### [WHAT NEEDS TO BE DONE]
Filter the records below, keeping only lines with the string "gravity".

BEGIN EXTRACTED INFORMATION

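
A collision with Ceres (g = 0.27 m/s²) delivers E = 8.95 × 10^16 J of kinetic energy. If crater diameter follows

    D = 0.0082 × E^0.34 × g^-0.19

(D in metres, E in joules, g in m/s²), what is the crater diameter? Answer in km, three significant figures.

D ≈ 6.10 km

E^0.34 = (8.95 × 10^16)^0.34 = 5.803 × 10^5
g^-0.19 = 0.27^-0.19 = 1.282
D = 0.0082 × 5.803 × 10^5 × 1.282 = 6100 m
   = 6.100 km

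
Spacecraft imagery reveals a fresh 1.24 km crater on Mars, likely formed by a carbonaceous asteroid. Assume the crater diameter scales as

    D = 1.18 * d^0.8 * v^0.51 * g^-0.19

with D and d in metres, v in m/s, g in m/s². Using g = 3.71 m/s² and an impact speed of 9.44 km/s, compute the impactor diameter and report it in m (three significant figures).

Rearranging for d: d = [D / (1.18 · 9440^0.51 · 3.71^-0.19)]^(1/0.8).
D = 1240 m.
9440^0.51 = 106.5
3.71^-0.19 = 0.7795
Denominator = 1.18 × 106.5 × 0.7795 = 97.96
D / 97.96 = 1240 / 97.96 = 12.66
d = 12.66^(1/0.8) = 12.66^1.25 = 23.88 m

d ≈ 23.9 m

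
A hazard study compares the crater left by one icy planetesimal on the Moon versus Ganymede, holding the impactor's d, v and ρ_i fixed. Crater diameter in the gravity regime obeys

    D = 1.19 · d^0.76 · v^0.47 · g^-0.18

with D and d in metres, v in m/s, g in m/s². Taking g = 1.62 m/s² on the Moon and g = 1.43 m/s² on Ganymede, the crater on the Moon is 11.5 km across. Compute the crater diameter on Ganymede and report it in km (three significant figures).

All impactor-dependent factors cancel in the ratio, leaving D_Ganymede/D_Moon = (g_Ganymede/g_Moon)^-0.18.
(1.43/1.62)^-0.18 = 0.8827^-0.18 = 1.023
D_Ganymede = 1.023 × 11.5 km = 11.8 km

D ≈ 11.8 km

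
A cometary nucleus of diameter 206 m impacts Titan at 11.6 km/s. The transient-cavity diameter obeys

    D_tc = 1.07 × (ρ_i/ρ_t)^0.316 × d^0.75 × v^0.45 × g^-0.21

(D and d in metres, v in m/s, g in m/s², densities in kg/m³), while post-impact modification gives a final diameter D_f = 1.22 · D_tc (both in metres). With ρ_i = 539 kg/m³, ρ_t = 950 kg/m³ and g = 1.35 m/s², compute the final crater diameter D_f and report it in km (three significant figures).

v = 11600 m/s.
(ρ_i/ρ_t)^0.316 = (539/950)^0.316 = 0.8360
d^0.75 = 206^0.75 = 54.38
v^0.45 = 11600^0.45 = 67.45
g^-0.21 = 1.35^-0.21 = 0.9389
D_tc = 1.07 × 0.8360 × 54.38 × 67.45 × 0.9389 = 3081 m
D_f = 1.22 × 3081 = 3759 m
     = 3.759 km

D_f ≈ 3.76 km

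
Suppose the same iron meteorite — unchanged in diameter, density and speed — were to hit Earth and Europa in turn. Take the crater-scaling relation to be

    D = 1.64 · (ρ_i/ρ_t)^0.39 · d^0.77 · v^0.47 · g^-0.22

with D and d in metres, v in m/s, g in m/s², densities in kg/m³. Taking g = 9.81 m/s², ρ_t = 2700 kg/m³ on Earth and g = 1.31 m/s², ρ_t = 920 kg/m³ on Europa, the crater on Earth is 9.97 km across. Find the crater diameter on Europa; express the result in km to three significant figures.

The impactor-only factors (d, v, ρ_i) cancel in the ratio, leaving D_Europa/D_Earth = (g_Europa/g_Earth)^-0.22 · (ρ_t,Earth/ρ_t,Europa)^0.39.
(1.31/9.81)^-0.22 = 0.1335^-0.22 = 1.557
(2700/920)^0.39 = 2.935^0.39 = 1.522
Ratio = 1.557 × 1.522 = 2.370
D_Europa = 2.370 × 9.97 km = 23.6 km

D ≈ 23.6 km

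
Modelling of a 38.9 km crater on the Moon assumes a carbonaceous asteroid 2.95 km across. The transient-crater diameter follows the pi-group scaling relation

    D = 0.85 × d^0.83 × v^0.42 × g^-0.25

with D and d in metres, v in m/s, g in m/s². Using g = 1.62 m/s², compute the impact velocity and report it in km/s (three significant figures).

v ≈ 23.1 km/s

Rearranging for v: v = [D / (0.85 · 2950^0.83 · 1.62^-0.25)]^(1/0.42).
D = 38900 m.
2950^0.83 = 758.5
1.62^-0.25 = 0.8864
Denominator = 0.85 × 758.5 × 0.8864 = 571.5
D / 571.5 = 38900 / 571.5 = 68.07
v = 68.07^(1/0.42) = 68.07^2.381 = 23135 m/s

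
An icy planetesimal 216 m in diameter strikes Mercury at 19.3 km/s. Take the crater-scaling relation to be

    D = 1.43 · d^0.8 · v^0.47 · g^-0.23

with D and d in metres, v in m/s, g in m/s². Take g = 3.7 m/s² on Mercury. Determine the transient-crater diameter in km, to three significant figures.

In SI units: v = 19300 m/s.
d^0.8 = 216^0.8 = 73.72
v^0.47 = 19300^0.47 = 103.3
g^-0.23 = 3.7^-0.23 = 0.7401
D = 1.43 × 73.72 × 103.3 × 0.7401 = 8060 m
   = 8.060 km

D ≈ 8.06 km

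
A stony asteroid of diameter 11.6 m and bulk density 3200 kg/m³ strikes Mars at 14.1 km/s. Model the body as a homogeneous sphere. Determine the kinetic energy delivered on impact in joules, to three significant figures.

E ≈ 2.60 × 10^14 J

v = 14100 m/s.
Mass m = (π/6) ρ d³ = (π/6) × 3200 × (11.6)³ = 2.615 × 10^6 kg
E = ½ m v² = 0.5 × 2.615 × 10^6 × (14100)² = 2.599 × 10^14 J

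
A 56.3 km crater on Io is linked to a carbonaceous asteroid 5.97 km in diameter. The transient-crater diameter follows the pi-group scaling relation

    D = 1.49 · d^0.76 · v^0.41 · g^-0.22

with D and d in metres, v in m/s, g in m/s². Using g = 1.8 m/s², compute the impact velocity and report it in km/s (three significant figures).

Rearranging for v: v = [D / (1.49 · 5970^0.76 · 1.8^-0.22)]^(1/0.41).
D = 56300 m.
5970^0.76 = 740.9
1.8^-0.22 = 0.8787
Denominator = 1.49 × 740.9 × 0.8787 = 970.0
D / 970.0 = 56300 / 970.0 = 58.04
v = 58.04^(1/0.41) = 58.04^2.439 = 20032 m/s

v ≈ 20.0 km/s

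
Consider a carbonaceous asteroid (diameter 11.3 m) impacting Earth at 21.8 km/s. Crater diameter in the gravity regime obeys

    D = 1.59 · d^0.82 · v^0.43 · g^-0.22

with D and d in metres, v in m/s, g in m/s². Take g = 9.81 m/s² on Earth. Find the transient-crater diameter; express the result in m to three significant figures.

In SI units: v = 21800 m/s.
d^0.82 = 11.3^0.82 = 7.303
v^0.43 = 21800^0.43 = 73.37
g^-0.22 = 9.81^-0.22 = 0.6051
D = 1.59 × 7.303 × 73.37 × 0.6051 = 515.5 m

D ≈ 516 m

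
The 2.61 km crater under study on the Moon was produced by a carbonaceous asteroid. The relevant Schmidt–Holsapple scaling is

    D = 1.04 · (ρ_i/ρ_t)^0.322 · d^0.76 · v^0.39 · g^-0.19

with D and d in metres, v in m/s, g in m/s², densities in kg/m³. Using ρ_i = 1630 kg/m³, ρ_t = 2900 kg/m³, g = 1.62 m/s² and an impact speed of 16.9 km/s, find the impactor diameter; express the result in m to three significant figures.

Rearranging for d: d = [D / (1.04 · (1630/2900)^0.322 · 16900^0.39 · 1.62^-0.19)]^(1/0.76).
D = 2610 m.
(1630/2900)^0.322 = 0.8307
16900^0.39 = 44.55
1.62^-0.19 = 0.9124
Denominator = 1.04 × 0.8307 × 44.55 × 0.9124 = 35.12
D / 35.12 = 2610 / 35.12 = 74.32
d = 74.32^(1/0.76) = 74.32^1.3158 = 289.7 m

d ≈ 290 m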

END EXTRACTED INFORMATION

### [EXERCISE RESPONSE]
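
A hazard study compares the crater left by one icy planetesimal on the Moon versus Ganymede, holding the impactor's d, v and ρ_i fixed. Crater diameter in the gravity regime obeys
Consider a carbonaceous asteroid (diameter 11.3 m) impacting Earth at 21.8 km/s. Crater diameter in the gravity regime obeys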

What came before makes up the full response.